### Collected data
Segment Open
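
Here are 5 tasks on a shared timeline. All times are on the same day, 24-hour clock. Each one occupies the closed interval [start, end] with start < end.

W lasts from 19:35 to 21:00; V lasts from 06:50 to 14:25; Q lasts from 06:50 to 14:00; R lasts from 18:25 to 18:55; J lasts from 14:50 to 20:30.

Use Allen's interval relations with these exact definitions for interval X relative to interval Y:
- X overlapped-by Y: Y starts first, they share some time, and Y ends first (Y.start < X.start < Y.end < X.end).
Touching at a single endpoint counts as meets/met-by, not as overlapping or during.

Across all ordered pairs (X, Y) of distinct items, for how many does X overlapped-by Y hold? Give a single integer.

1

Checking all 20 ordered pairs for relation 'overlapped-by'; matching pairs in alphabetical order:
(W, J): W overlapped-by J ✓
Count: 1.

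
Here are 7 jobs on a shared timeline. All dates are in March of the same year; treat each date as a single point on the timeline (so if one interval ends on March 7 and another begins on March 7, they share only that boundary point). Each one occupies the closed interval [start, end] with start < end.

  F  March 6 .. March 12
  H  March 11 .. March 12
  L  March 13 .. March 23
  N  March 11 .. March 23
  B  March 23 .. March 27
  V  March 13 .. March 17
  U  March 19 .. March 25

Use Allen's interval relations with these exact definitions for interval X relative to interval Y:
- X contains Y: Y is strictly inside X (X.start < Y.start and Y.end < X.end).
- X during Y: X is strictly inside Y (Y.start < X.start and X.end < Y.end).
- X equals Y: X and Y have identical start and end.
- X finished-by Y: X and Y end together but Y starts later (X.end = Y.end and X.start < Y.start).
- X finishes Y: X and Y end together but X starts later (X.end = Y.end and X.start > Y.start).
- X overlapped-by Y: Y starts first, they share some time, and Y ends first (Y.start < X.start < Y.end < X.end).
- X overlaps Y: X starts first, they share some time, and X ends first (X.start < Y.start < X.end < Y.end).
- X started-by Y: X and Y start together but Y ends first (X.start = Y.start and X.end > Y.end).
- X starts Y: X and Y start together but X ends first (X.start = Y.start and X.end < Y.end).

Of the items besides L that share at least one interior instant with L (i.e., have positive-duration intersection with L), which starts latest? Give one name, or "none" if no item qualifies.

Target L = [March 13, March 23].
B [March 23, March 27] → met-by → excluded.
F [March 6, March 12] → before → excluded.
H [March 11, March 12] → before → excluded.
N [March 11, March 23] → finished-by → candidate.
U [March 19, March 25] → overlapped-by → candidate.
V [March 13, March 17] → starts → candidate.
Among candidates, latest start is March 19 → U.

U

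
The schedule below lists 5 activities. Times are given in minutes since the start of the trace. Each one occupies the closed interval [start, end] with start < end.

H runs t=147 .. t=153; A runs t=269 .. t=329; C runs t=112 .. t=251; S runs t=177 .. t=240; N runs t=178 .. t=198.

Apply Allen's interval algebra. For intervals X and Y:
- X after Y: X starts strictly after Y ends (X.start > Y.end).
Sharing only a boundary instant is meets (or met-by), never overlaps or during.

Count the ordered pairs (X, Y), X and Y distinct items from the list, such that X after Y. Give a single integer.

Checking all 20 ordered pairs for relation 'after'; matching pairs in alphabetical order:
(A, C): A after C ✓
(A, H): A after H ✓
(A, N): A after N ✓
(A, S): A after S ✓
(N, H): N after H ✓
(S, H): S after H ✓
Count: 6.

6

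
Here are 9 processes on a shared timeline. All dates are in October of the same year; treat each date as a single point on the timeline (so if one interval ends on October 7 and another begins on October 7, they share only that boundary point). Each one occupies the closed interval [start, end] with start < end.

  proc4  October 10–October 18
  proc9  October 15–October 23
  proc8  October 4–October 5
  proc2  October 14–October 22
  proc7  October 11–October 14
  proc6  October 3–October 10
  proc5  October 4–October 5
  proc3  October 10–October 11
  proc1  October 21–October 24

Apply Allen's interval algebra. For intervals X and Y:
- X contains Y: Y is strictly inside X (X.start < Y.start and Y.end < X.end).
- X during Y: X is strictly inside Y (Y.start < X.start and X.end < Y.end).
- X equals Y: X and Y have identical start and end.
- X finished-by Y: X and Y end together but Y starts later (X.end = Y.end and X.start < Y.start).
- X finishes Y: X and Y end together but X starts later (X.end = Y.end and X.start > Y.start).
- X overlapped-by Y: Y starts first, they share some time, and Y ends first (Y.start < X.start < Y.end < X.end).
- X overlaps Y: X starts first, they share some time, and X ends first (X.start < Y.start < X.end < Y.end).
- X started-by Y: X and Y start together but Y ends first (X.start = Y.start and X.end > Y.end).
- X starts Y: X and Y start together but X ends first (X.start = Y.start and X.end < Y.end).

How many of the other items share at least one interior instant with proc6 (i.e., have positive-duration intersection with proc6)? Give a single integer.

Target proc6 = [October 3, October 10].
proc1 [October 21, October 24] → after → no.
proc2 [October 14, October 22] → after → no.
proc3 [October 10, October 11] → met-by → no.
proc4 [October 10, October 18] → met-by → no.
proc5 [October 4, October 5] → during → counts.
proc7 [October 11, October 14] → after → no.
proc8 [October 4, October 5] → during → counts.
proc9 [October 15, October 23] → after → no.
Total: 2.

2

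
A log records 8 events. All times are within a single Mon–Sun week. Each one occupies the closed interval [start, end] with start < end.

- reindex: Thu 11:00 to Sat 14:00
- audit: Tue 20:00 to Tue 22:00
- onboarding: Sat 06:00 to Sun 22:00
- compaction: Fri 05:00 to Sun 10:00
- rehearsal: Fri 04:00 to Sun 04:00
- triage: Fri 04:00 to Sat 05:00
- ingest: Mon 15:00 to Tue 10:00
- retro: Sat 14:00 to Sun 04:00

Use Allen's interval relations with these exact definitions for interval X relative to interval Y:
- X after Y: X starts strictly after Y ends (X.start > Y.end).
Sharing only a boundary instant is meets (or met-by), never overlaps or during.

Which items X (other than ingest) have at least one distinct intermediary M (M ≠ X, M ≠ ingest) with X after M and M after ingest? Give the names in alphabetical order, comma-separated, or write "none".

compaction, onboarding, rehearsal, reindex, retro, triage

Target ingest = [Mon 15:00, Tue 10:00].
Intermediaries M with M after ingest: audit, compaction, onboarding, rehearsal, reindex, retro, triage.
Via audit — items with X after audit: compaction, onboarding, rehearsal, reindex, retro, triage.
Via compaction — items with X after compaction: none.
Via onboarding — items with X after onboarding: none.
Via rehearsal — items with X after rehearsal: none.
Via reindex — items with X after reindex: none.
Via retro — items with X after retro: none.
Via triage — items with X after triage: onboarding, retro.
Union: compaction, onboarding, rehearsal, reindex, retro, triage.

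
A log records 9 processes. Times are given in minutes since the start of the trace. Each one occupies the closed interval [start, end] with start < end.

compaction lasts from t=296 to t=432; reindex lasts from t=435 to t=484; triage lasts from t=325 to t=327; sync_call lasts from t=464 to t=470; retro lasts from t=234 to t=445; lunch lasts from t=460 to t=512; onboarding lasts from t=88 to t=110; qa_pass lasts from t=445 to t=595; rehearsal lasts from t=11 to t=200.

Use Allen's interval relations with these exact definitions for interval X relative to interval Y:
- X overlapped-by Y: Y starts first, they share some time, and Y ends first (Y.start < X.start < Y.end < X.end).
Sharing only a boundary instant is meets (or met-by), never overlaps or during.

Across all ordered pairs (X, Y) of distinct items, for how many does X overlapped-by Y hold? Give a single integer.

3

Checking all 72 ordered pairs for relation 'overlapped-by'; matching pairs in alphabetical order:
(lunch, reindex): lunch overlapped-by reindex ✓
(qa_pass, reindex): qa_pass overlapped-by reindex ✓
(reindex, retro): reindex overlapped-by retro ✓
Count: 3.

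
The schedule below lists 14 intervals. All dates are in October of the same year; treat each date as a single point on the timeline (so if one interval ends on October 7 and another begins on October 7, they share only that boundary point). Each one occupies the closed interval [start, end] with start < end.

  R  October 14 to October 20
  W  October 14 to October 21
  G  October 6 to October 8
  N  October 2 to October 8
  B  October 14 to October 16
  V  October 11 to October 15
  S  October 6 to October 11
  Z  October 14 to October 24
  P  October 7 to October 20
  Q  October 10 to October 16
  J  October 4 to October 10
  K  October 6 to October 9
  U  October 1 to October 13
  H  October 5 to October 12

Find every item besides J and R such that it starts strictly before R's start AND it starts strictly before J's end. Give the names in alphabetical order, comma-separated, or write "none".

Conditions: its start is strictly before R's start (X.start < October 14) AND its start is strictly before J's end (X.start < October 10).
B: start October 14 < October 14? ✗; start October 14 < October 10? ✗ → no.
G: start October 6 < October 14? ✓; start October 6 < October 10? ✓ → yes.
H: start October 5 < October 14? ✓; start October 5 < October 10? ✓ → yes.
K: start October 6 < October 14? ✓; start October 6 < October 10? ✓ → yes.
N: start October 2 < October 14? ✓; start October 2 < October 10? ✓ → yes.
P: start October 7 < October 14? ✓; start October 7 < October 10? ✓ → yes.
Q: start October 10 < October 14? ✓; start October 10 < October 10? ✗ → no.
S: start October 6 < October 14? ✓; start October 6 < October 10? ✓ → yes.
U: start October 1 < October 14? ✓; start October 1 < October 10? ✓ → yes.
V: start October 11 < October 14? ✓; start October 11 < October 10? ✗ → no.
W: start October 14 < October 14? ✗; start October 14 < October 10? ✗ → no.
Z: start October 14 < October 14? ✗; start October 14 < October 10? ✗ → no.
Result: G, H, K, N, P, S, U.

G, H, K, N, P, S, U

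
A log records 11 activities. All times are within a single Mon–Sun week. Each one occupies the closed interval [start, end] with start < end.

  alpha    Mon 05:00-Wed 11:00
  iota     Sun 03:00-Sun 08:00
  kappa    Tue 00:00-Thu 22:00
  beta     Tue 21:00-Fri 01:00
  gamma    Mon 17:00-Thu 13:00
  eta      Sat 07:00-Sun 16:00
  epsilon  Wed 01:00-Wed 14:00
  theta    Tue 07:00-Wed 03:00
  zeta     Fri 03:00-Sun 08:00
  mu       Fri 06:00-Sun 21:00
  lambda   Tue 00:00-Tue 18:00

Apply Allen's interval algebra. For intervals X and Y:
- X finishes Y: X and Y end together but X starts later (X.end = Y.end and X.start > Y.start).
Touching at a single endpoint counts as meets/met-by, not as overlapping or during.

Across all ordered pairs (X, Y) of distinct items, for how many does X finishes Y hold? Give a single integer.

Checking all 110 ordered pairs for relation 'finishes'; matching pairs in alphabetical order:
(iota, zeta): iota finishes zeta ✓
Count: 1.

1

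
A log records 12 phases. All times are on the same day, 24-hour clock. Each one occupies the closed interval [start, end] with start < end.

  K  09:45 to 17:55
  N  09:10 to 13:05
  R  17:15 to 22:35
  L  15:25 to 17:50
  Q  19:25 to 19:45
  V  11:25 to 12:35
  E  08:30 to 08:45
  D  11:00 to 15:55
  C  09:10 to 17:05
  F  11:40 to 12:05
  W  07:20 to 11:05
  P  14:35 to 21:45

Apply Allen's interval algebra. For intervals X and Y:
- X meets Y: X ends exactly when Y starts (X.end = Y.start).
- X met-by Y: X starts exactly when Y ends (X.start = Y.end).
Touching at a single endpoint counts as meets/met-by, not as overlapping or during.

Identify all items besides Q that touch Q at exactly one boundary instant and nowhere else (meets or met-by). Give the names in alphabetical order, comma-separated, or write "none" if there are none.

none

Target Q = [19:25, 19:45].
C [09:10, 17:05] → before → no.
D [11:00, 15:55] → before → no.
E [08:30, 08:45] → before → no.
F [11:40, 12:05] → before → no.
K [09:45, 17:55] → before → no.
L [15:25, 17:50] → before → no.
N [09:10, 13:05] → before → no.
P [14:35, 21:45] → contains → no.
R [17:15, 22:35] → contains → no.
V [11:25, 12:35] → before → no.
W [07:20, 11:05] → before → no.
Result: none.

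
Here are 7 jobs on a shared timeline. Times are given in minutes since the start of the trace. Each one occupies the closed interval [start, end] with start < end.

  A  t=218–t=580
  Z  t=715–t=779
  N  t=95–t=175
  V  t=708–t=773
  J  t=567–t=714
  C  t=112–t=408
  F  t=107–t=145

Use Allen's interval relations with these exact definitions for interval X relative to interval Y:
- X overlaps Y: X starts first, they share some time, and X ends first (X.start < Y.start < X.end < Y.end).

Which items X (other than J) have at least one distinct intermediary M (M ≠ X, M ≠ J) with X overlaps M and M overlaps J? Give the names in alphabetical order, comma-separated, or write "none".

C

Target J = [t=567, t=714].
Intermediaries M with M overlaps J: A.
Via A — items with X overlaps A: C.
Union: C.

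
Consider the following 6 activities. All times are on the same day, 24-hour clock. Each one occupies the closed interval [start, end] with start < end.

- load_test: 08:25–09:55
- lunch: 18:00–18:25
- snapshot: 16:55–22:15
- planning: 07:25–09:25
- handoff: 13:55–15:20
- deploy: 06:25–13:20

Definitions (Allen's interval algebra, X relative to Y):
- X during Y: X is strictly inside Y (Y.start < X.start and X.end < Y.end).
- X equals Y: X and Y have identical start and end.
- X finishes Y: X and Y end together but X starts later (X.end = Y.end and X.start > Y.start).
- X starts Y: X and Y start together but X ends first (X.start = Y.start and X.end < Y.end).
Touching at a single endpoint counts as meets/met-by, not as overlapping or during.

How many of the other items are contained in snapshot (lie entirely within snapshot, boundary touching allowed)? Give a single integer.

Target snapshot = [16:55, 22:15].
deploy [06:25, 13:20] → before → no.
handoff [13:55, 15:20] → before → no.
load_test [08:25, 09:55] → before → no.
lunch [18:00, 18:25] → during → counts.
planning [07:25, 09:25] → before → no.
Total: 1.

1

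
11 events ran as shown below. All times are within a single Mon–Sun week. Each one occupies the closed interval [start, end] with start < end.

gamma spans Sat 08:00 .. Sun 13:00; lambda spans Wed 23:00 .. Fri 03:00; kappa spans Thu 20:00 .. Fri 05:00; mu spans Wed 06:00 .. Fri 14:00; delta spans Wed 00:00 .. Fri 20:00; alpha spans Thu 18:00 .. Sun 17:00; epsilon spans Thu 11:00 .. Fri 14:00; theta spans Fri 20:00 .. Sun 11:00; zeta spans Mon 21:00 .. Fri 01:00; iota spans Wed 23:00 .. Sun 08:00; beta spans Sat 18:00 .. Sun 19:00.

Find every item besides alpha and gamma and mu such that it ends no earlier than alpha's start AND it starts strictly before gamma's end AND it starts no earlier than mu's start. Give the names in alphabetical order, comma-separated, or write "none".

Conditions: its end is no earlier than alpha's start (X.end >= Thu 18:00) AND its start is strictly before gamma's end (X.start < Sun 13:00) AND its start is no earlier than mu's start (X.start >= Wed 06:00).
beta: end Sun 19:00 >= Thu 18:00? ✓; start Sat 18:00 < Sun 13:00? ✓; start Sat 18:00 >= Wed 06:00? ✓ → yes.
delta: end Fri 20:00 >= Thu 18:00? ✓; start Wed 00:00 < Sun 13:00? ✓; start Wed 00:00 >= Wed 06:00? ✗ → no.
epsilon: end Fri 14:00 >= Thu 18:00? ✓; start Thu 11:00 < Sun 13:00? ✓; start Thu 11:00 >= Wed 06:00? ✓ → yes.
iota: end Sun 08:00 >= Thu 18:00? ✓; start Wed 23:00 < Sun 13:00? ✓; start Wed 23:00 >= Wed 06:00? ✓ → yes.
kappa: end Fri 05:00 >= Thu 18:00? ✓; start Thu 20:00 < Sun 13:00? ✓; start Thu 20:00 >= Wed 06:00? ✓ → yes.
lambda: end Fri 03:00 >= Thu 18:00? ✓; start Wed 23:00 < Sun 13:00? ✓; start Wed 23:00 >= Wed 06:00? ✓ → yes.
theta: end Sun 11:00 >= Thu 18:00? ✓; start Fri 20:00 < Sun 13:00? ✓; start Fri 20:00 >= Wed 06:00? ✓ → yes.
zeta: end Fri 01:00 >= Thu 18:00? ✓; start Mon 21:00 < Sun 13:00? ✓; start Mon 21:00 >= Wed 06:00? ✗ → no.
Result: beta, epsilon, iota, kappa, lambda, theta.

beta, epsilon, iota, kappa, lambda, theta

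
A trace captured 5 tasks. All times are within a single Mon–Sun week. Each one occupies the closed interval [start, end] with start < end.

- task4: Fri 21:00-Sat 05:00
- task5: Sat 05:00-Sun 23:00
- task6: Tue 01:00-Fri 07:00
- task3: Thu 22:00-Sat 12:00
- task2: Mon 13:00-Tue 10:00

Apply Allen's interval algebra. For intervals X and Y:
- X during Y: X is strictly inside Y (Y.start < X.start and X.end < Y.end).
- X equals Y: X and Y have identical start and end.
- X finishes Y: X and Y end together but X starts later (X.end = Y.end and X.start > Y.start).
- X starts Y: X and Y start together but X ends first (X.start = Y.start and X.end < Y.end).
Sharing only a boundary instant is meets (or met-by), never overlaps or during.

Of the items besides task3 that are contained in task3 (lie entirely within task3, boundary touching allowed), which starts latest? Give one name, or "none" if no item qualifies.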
Segment Closed
### TASK DESCRIPTION
What you give back must be the stretch above, starting at the line with "09:45 to 17:55" and ending at the line with "- X met-by Y: X", copied exactly.

### RESPONSE AREA
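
  K  09:45 to 17:55
  N  09:10 to 13:05
  R  17:15 to 22:35
  L  15:25 to 17:50
  Q  19:25 to 19:45
  V  11:25 to 12:35
  E  08:30 to 08:45
  D  11:00 to 15:55
  C  09:10 to 17:05
  F  11:40 to 12:05
  W  07:20 to 11:05
  P  14:35 to 21:45

Apply Allen's interval algebra. For intervals X and Y:
- X meets Y: X ends exactly when Y starts (X.end = Y.start).
- X met-by Y: X starts exactly when Y ends (X.start = Y.end).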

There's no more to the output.